Would you reproduce the entries exactly, including every line?

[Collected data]
#####
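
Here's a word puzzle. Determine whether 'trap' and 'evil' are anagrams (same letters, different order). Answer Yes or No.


Sorted letters of 'trap': 'aprt'
Sorted letters of 'evil': 'eilv'
They do not match.

No


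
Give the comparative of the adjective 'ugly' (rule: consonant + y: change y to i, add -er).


Apply comparative formation (consonant + y: change y to i, add -er): 'ugly' -> 'uglier'.

uglier


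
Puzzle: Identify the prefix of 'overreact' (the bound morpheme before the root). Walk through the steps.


The word 'overreact' = 'over' (prefix) + 'react' (root). The prefix is 'over'.

over


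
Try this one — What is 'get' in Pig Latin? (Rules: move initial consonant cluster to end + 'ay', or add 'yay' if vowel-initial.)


'get': move consonant cluster 'g' to end and add 'ay': 'etgay'.

etgay


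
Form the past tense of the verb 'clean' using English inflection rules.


Apply rule: Add -ed. 'clean' becomes 'cleaned'.

cleaned


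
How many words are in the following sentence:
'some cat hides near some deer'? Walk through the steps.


Split into words: some | cat | hides | near | some | deer = 6 words.

6


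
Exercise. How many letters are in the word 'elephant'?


Spell out 'elephant' and number each letter: e(1), l(2), e(3), p(4), h(5), a(6), n(7), t(8). Total: 8 letters.

8


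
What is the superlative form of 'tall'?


Apply superlative formation (add -est): 'tall' -> 'tallest'.

tallest


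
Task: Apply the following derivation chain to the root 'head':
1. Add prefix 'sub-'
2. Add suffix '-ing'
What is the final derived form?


Step 1: Add prefix 'sub-' to 'head' = 'subhead'
Step 2: Add suffix '-ing' to 'subhead' = 'subheading'

subheading


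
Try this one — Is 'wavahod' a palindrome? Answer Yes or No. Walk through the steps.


Forward: 'wavahod'
Reversed: 'dohavaw'
They differ.

No


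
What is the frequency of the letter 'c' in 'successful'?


Letter 'c' in 'successful': found at position(s) 3, 4 = 2 occurrence(s).

2


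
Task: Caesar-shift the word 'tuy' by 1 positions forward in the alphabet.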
#####
Written response →
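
Here's a word puzzle. Determine whether 'trap' and 'evil' are anagrams (same letters, different order). Answer Yes or No.


Sorted letters of 'trap': 'aprt'
Sorted letters of 'evil': 'eilv'
They do not match.

No


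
Give the comparative of the adjective 'ugly' (rule: consonant + y: change y to i, add -er).


Apply comparative formation (consonant + y: change y to i, add -er): 'ugly' -> 'uglier'.

uglier


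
Puzzle: Identify the prefix of 'overreact' (the bound morpheme before the root). Walk through the steps.


The word 'overreact' = 'over' (prefix) + 'react' (root). The prefix is 'over'.

over


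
Try this one — What is 'get' in Pig Latin? (Rules: move initial consonant cluster to end + 'ay', or add 'yay' if vowel-initial.)


'get': move consonant cluster 'g' to end and add 'ay': 'etgay'.

etgay


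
Form the past tense of the verb 'clean' using English inflection rules.


Apply rule: Add -ed. 'clean' becomes 'cleaned'.

cleaned


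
How many words are in the following sentence:
'some cat hides near some deer'? Walk through the steps.


Split into words: some | cat | hides | near | some | deer = 6 words.

6


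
Exercise. How many letters are in the word 'elephant'?


Spell out 'elephant' and number each letter: e(1), l(2), e(3), p(4), h(5), a(6), n(7), t(8). Total: 8 letters.

8


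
What is the superlative form of 'tall'?


Apply superlative formation (add -est): 'tall' -> 'tallest'.

tallest


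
Task: Apply the following derivation chain to the root 'head':
1. Add prefix 'sub-'
2. Add suffix '-ing'
What is the final derived form?


Step 1: Add prefix 'sub-' to 'head' = 'subhead'
Step 2: Add suffix '-ing' to 'subhead' = 'subheading'

subheading


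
Try this one — Is 'wavahod' a palindrome? Answer Yes or No. Walk through the steps.


Forward: 'wavahod'
Reversed: 'dohavaw'
They differ.

No


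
What is the frequency of the letter 'c' in 'successful'?


Letter 'c' in 'successful': found at position(s) 3, 4 = 2 occurrence(s).

2


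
Task: Caesar-shift the word 'tuy' by 1 positions forward in the alphabet.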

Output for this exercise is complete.